▶ **Assignment**:
Print all of the records below again without a single difference.

============================================================

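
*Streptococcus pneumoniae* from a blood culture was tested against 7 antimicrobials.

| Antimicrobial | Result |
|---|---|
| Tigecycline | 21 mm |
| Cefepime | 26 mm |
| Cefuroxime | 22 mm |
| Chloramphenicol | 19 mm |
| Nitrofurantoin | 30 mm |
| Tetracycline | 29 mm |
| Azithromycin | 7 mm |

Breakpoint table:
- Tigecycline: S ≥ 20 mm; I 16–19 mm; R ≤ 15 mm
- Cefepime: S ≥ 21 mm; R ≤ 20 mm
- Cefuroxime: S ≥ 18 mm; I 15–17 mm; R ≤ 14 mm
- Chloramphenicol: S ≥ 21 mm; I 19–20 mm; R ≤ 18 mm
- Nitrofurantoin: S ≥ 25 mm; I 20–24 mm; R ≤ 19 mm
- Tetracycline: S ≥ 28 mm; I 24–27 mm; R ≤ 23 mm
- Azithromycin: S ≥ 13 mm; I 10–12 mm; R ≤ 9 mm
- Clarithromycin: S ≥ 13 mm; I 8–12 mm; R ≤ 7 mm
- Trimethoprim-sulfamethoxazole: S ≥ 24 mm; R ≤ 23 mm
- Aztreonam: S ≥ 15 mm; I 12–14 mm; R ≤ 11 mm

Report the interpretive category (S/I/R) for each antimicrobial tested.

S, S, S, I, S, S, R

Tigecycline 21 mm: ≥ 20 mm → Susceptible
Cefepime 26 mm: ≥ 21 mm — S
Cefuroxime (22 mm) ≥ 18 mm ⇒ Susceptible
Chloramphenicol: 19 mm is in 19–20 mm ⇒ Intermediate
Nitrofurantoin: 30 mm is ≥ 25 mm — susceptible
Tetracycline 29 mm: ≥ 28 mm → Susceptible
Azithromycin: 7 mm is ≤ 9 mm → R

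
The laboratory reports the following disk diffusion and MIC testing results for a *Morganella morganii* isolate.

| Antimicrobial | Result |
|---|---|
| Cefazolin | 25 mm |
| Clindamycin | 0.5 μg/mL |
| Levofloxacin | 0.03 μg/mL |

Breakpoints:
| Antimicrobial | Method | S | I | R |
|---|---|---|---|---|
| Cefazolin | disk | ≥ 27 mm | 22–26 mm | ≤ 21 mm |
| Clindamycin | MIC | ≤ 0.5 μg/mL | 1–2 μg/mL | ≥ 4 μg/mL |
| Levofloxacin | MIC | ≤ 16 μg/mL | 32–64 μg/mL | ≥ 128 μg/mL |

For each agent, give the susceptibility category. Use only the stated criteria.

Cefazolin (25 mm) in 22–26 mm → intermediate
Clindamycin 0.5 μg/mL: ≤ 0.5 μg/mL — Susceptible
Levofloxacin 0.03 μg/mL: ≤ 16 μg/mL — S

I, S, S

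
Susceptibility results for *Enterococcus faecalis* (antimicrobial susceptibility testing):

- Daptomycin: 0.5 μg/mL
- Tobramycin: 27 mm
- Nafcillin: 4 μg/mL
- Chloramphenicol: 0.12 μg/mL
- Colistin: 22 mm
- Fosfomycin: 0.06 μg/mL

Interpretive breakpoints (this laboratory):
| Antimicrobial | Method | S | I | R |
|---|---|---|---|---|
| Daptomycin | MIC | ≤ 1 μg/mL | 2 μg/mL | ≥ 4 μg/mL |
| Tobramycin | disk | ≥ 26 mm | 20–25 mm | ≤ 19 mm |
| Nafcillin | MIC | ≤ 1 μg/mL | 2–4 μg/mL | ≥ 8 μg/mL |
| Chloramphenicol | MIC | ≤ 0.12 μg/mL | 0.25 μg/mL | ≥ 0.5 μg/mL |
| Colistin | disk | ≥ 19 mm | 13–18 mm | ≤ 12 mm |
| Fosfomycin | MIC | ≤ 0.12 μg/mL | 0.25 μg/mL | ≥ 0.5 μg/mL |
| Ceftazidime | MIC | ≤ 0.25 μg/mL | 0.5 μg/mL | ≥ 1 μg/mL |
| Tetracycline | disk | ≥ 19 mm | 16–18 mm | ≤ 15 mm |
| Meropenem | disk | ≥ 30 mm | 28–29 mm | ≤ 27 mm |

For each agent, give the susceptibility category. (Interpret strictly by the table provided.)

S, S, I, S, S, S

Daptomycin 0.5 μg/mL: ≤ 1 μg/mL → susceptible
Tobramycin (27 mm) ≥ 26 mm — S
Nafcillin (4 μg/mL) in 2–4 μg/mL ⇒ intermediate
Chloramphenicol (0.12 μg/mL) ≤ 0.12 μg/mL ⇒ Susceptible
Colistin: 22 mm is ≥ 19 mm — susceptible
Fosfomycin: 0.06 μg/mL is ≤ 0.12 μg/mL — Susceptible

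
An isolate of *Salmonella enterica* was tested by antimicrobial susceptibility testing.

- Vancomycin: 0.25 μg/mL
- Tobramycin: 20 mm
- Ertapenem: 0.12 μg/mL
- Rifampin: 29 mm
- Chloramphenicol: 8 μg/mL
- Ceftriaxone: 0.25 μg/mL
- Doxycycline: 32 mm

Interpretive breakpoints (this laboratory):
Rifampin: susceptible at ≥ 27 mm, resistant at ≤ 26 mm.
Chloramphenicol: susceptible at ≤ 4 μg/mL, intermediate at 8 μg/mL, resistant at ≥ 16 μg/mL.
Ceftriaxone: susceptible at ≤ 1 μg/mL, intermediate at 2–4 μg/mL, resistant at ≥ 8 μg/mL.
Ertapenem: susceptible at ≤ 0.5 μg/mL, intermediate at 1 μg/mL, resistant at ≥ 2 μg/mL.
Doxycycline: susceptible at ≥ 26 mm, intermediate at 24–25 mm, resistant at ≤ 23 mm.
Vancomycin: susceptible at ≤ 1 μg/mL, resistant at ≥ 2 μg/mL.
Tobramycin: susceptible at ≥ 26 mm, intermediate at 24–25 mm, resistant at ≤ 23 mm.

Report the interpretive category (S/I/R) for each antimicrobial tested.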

============================================================

▶ **Reply**:
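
*Streptococcus pneumoniae* from a blood culture was tested against 7 antimicrobials.

| Antimicrobial | Result |
|---|---|
| Tigecycline | 21 mm |
| Cefepime | 26 mm |
| Cefuroxime | 22 mm |
| Chloramphenicol | 19 mm |
| Nitrofurantoin | 30 mm |
| Tetracycline | 29 mm |
| Azithromycin | 7 mm |

Breakpoint table:
- Tigecycline: S ≥ 20 mm; I 16–19 mm; R ≤ 15 mm
- Cefepime: S ≥ 21 mm; R ≤ 20 mm
- Cefuroxime: S ≥ 18 mm; I 15–17 mm; R ≤ 14 mm
- Chloramphenicol: S ≥ 21 mm; I 19–20 mm; R ≤ 18 mm
- Nitrofurantoin: S ≥ 25 mm; I 20–24 mm; R ≤ 19 mm
- Tetracycline: S ≥ 28 mm; I 24–27 mm; R ≤ 23 mm
- Azithromycin: S ≥ 13 mm; I 10–12 mm; R ≤ 9 mm
- Clarithromycin: S ≥ 13 mm; I 8–12 mm; R ≤ 7 mm
- Trimethoprim-sulfamethoxazole: S ≥ 24 mm; R ≤ 23 mm
- Aztreonam: S ≥ 15 mm; I 12–14 mm; R ≤ 11 mm

Report the interpretive category (S/I/R) for each antimicrobial tested.

S, S, S, I, S, S, R

Tigecycline 21 mm: ≥ 20 mm → Susceptible
Cefepime 26 mm: ≥ 21 mm — S
Cefuroxime (22 mm) ≥ 18 mm ⇒ Susceptible
Chloramphenicol: 19 mm is in 19–20 mm ⇒ Intermediate
Nitrofurantoin: 30 mm is ≥ 25 mm — susceptible
Tetracycline 29 mm: ≥ 28 mm → Susceptible
Azithromycin: 7 mm is ≤ 9 mm → R

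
The laboratory reports the following disk diffusion and MIC testing results for a *Morganella morganii* isolate.

| Antimicrobial | Result |
|---|---|
| Cefazolin | 25 mm |
| Clindamycin | 0.5 μg/mL |
| Levofloxacin | 0.03 μg/mL |

Breakpoints:
| Antimicrobial | Method | S | I | R |
|---|---|---|---|---|
| Cefazolin | disk | ≥ 27 mm | 22–26 mm | ≤ 21 mm |
| Clindamycin | MIC | ≤ 0.5 μg/mL | 1–2 μg/mL | ≥ 4 μg/mL |
| Levofloxacin | MIC | ≤ 16 μg/mL | 32–64 μg/mL | ≥ 128 μg/mL |

For each agent, give the susceptibility category. Use only the stated criteria.

Cefazolin (25 mm) in 22–26 mm → intermediate
Clindamycin 0.5 μg/mL: ≤ 0.5 μg/mL — Susceptible
Levofloxacin 0.03 μg/mL: ≤ 16 μg/mL — S

I, S, S

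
Susceptibility results for *Enterococcus faecalis* (antimicrobial susceptibility testing):

- Daptomycin: 0.5 μg/mL
- Tobramycin: 27 mm
- Nafcillin: 4 μg/mL
- Chloramphenicol: 0.12 μg/mL
- Colistin: 22 mm
- Fosfomycin: 0.06 μg/mL

Interpretive breakpoints (this laboratory):
| Antimicrobial | Method | S | I | R |
|---|---|---|---|---|
| Daptomycin | MIC | ≤ 1 μg/mL | 2 μg/mL | ≥ 4 μg/mL |
| Tobramycin | disk | ≥ 26 mm | 20–25 mm | ≤ 19 mm |
| Nafcillin | MIC | ≤ 1 μg/mL | 2–4 μg/mL | ≥ 8 μg/mL |
| Chloramphenicol | MIC | ≤ 0.12 μg/mL | 0.25 μg/mL | ≥ 0.5 μg/mL |
| Colistin | disk | ≥ 19 mm | 13–18 mm | ≤ 12 mm |
| Fosfomycin | MIC | ≤ 0.12 μg/mL | 0.25 μg/mL | ≥ 0.5 μg/mL |
| Ceftazidime | MIC | ≤ 0.25 μg/mL | 0.5 μg/mL | ≥ 1 μg/mL |
| Tetracycline | disk | ≥ 19 mm | 16–18 mm | ≤ 15 mm |
| Meropenem | disk | ≥ 30 mm | 28–29 mm | ≤ 27 mm |

For each agent, give the susceptibility category. (Interpret strictly by the table provided.)

S, S, I, S, S, S

Daptomycin 0.5 μg/mL: ≤ 1 μg/mL → susceptible
Tobramycin (27 mm) ≥ 26 mm — S
Nafcillin (4 μg/mL) in 2–4 μg/mL ⇒ intermediate
Chloramphenicol (0.12 μg/mL) ≤ 0.12 μg/mL ⇒ Susceptible
Colistin: 22 mm is ≥ 19 mm — susceptible
Fosfomycin: 0.06 μg/mL is ≤ 0.12 μg/mL — Susceptible

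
An isolate of *Salmonella enterica* was tested by antimicrobial susceptibility testing.

- Vancomycin: 0.25 μg/mL
- Tobramycin: 20 mm
- Ertapenem: 0.12 μg/mL
- Rifampin: 29 mm
- Chloramphenicol: 8 μg/mL
- Ceftriaxone: 0.25 μg/mL
- Doxycycline: 32 mm

Interpretive breakpoints (this laboratory):
Rifampin: susceptible at ≥ 27 mm, resistant at ≤ 26 mm.
Chloramphenicol: susceptible at ≤ 4 μg/mL, intermediate at 8 μg/mL, resistant at ≥ 16 μg/mL.
Ceftriaxone: susceptible at ≤ 1 μg/mL, intermediate at 2–4 μg/mL, resistant at ≥ 8 μg/mL.
Ertapenem: susceptible at ≤ 0.5 μg/mL, intermediate at 1 μg/mL, resistant at ≥ 2 μg/mL.
Doxycycline: susceptible at ≥ 26 mm, intermediate at 24–25 mm, resistant at ≤ 23 mm.
Vancomycin: susceptible at ≤ 1 μg/mL, resistant at ≥ 2 μg/mL.
Tobramycin: susceptible at ≥ 26 mm, intermediate at 24–25 mm, resistant at ≤ 23 mm.

Report the interpretive category (S/I/R) for each antimicrobial tested.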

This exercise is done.